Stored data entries
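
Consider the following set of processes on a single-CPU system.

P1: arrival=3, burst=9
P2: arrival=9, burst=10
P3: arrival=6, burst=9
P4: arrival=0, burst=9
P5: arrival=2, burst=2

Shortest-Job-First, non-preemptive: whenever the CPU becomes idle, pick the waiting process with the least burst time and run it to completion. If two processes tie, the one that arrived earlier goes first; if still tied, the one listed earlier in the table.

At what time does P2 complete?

Timeline: | P4 0-9 | P5 9-11 | P1 11-20 | P3 20-29 | P2 29-39 |
Completion: P1=20  P2=39  P3=29  P4=9  P5=11
Turnaround (C−A): P1=17  P2=30  P3=23  P4=9  P5=9

39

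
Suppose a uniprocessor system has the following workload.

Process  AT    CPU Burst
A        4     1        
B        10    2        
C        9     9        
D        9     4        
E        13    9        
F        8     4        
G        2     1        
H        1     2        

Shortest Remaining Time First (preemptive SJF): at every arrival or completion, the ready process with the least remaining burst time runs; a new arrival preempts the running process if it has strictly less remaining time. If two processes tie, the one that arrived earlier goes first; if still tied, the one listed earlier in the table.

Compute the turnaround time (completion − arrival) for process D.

9

Gantt: | idle 0-1 | H 1-3 | G 3-4 | A 4-5 | idle 5-8 | F 8-12 | B 12-14 | D 14-18 | C 18-27 | E 27-36 |
Completion: A=5  B=14  C=27  D=18  E=36  F=12  G=4  H=3
Turnaround(D) = completion − arrival = 18 − 9 = 9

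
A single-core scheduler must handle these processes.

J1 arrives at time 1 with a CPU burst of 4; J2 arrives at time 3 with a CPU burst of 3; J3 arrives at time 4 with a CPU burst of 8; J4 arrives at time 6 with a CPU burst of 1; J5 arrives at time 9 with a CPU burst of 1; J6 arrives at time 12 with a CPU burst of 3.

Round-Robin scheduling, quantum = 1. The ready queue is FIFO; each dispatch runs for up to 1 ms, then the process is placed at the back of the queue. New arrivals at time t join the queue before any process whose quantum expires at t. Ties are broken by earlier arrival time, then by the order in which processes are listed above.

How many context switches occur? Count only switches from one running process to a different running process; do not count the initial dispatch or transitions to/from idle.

Timeline: | idle 0-1 | J1 1-3 | J2 3-4 | J1 4-5 | J3 5-6 | J2 6-7 | J1 7-8 | J4 8-9 | J3 9-10 | J2 10-11 | J5 11-12 | J3 12-13 | J6 13-14 | J3 14-15 | J6 15-16 | J3 16-17 | J6 17-18 | J3 18-21 |
Completion: J1=8  J2=11  J3=21  J4=9  J5=12  J6=18
Turnaround (C−A): J1=7  J2=8  J3=17  J4=3  J5=3  J6=6

16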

Assignment: Read the entries and select each line where the word "system" is found.

Answer box:
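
Consider the following set of processes on a single-CPU system.
Suppose a uniprocessor system has the following workload.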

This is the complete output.